## Required action
Word for word, transcribe every line below.

** Opening Records for this exercise block **

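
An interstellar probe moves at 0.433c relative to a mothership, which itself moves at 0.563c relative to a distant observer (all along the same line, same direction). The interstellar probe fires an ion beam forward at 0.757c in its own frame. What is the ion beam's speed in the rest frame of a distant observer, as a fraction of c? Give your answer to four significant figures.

Compose velocities in two stages. Stage 1 (into S'): u₁ = (0.757+0.433)/(1+0.757×0.433) = 0.89623.
Stage 2 (into S): u = (0.89623+0.563)/(1+0.89623×0.563) = 0.96986, so the speed is 0.9699c.

0.9699c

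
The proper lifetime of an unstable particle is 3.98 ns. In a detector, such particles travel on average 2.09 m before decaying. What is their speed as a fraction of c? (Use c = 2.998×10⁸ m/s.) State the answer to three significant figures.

0.868c

d = βγcτ ⇒ βγ = d/(cτ) = 2.090 m / (1.193204 m) = 1.7516.
β = (βγ)/√(1+(βγ)²) = 1.7516/√4.0681 = 0.868.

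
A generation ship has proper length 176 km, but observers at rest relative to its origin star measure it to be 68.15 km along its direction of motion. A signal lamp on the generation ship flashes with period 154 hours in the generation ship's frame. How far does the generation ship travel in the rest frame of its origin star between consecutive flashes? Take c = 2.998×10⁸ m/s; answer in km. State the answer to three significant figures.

γ = L₀/L = 176/68.15 = 2.58254.
β = √(1 − 1/γ²) = 0.92199. Lab-frame period = γτ = 2.58254×154 hours = 397.71 hours. Distance = βc × γτ = 0.92199 × 2.998×10⁸ m/s × 1431756 s = 3.9576×10^14 m = 3.96×10^11 km.

3.96×10^11 km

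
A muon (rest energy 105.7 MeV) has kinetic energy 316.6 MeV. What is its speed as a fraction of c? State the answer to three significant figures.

0.968c

K = (γ−1)mc², so γ = 1 + 316.6/105.7 = 3.9953.
Then v/c = √(1 − γ⁻²) = √(1 − 0.0626471) = √0.9373529 = 0.968.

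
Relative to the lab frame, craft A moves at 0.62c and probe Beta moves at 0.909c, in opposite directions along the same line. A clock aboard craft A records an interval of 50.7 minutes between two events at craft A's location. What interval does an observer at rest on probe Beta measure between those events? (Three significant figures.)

242 minutes

The velocity of craft A relative to probe Beta is (0.62 + 0.909)c / (1 + 0.62×0.909) = 0.97788c; relative speed 0.97788c.
At |u| = 0.97788c, γ = (1 − 0.956249)^(−1/2) = 4.7809.
Craft A's interval is proper; time dilation gives Δt_B = γΔτ = 4.7809 × 50.7 minutes = 242 minutes.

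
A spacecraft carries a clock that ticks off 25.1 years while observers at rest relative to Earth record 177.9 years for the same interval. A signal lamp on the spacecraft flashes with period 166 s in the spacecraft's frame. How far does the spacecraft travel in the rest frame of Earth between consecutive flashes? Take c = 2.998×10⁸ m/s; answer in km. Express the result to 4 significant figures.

The time-dilation ratio gives γ = 177.9/25.1 = 7.08765.
β = √(1 − 1/γ²) = 0.99. Lab-frame period = γτ = 7.08765×166 s = 1176.5 s. Distance = βc × γτ = 0.99 × 2.998×10⁸ m/s × 1176.5 s = 3.4919×10^11 m = 3.492×10^8 km.

3.492×10^8 km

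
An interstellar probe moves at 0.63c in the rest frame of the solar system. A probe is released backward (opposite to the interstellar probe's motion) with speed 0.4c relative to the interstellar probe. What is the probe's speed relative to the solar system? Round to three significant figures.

Relativistic velocity addition: u = (u' + v)/(1 + u'v/c²), with u' = −0.4c and v = 0.63c.
Numerator: −0.4 + 0.63 = 0.23. Denominator: 1 + (−0.4)(0.63) = 0.748.
u = 0.23/0.748 = 0.30749, so the speed is 0.307c.

0.307c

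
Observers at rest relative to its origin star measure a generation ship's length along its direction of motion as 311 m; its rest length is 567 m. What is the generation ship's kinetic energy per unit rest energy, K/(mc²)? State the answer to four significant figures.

0.8232

From L = L₀/γ: γ = 567/311 = 1.82315.
Since K = (γ−1)mc², K/(mc²) = 1.82315 − 1 = 0.8232.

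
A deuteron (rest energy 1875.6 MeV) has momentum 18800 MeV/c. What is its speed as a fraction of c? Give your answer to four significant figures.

pc/(mc²) = 18800/1875.6 = 10.023 = βγ = β/√(1−β²).
So β² = x²/(1 + x²) with x = 10.023: x² = 100.461, β² = 100.461/101.461 = 0.990144, β = 0.9951.

0.9951c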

** Closing Records for this exercise block **

## Your response
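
An interstellar probe moves at 0.433c relative to a mothership, which itself moves at 0.563c relative to a distant observer (all along the same line, same direction). The interstellar probe fires an ion beam forward at 0.757c in its own frame. What is the ion beam's speed in the rest frame of a distant observer, as a fraction of c? Give your answer to four significant figures.

Compose velocities in two stages. Stage 1 (into S'): u₁ = (0.757+0.433)/(1+0.757×0.433) = 0.89623.
Stage 2 (into S): u = (0.89623+0.563)/(1+0.89623×0.563) = 0.96986, so the speed is 0.9699c.

0.9699c

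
The proper lifetime of an unstable particle is 3.98 ns. In a detector, such particles travel on average 2.09 m before decaying. What is their speed as a fraction of c? (Use c = 2.998×10⁸ m/s.) State the answer to three significant figures.

0.868c

d = βγcτ ⇒ βγ = d/(cτ) = 2.090 m / (1.193204 m) = 1.7516.
β = (βγ)/√(1+(βγ)²) = 1.7516/√4.0681 = 0.868.

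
A generation ship has proper length 176 km, but observers at rest relative to its origin star measure it to be 68.15 km along its direction of motion. A signal lamp on the generation ship flashes with period 154 hours in the generation ship's frame. How far does the generation ship travel in the rest frame of its origin star between consecutive flashes? Take c = 2.998×10⁸ m/s; answer in km. State the answer to three significant figures.

γ = L₀/L = 176/68.15 = 2.58254.
β = √(1 − 1/γ²) = 0.92199. Lab-frame period = γτ = 2.58254×154 hours = 397.71 hours. Distance = βc × γτ = 0.92199 × 2.998×10⁸ m/s × 1431756 s = 3.9576×10^14 m = 3.96×10^11 km.

3.96×10^11 km

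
A muon (rest energy 105.7 MeV) has kinetic energy 316.6 MeV. What is its speed as a fraction of c? State the answer to three significant figures.

0.968c

K = (γ−1)mc², so γ = 1 + 316.6/105.7 = 3.9953.
Then v/c = √(1 − γ⁻²) = √(1 − 0.0626471) = √0.9373529 = 0.968.

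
Relative to the lab frame, craft A moves at 0.62c and probe Beta moves at 0.909c, in opposite directions along the same line. A clock aboard craft A records an interval of 50.7 minutes between two events at craft A's location. What interval does an observer at rest on probe Beta measure between those events? (Three significant figures.)

242 minutes

The velocity of craft A relative to probe Beta is (0.62 + 0.909)c / (1 + 0.62×0.909) = 0.97788c; relative speed 0.97788c.
At |u| = 0.97788c, γ = (1 − 0.956249)^(−1/2) = 4.7809.
Craft A's interval is proper; time dilation gives Δt_B = γΔτ = 4.7809 × 50.7 minutes = 242 minutes.

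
A spacecraft carries a clock that ticks off 25.1 years while observers at rest relative to Earth record 177.9 years for the same interval. A signal lamp on the spacecraft flashes with period 166 s in the spacecraft's frame. How far does the spacecraft travel in the rest frame of Earth between consecutive flashes? Take c = 2.998×10⁸ m/s; answer in km. Express the result to 4 significant figures.

The time-dilation ratio gives γ = 177.9/25.1 = 7.08765.
β = √(1 − 1/γ²) = 0.99. Lab-frame period = γτ = 7.08765×166 s = 1176.5 s. Distance = βc × γτ = 0.99 × 2.998×10⁸ m/s × 1176.5 s = 3.4919×10^11 m = 3.492×10^8 km.

3.492×10^8 km

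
An interstellar probe moves at 0.63c in the rest frame of the solar system. A probe is released backward (opposite to the interstellar probe's motion) with speed 0.4c relative to the interstellar probe. What is the probe's speed relative to the solar system? Round to three significant figures.

Relativistic velocity addition: u = (u' + v)/(1 + u'v/c²), with u' = −0.4c and v = 0.63c.
Numerator: −0.4 + 0.63 = 0.23. Denominator: 1 + (−0.4)(0.63) = 0.748.
u = 0.23/0.748 = 0.30749, so the speed is 0.307c.

0.307c

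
Observers at rest relative to its origin star measure a generation ship's length along its direction of motion as 311 m; its rest length is 567 m. What is the generation ship's kinetic energy per unit rest energy, K/(mc²)? State the answer to four significant figures.

0.8232

From L = L₀/γ: γ = 567/311 = 1.82315.
Since K = (γ−1)mc², K/(mc²) = 1.82315 − 1 = 0.8232.

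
A deuteron (rest energy 1875.6 MeV) has momentum 18800 MeV/c. What is its speed as a fraction of c? Give your answer to four significant figures.

pc/(mc²) = 18800/1875.6 = 10.023 = βγ = β/√(1−β²).
So β² = x²/(1 + x²) with x = 10.023: x² = 100.461, β² = 100.461/101.461 = 0.990144, β = 0.9951.

0.9951c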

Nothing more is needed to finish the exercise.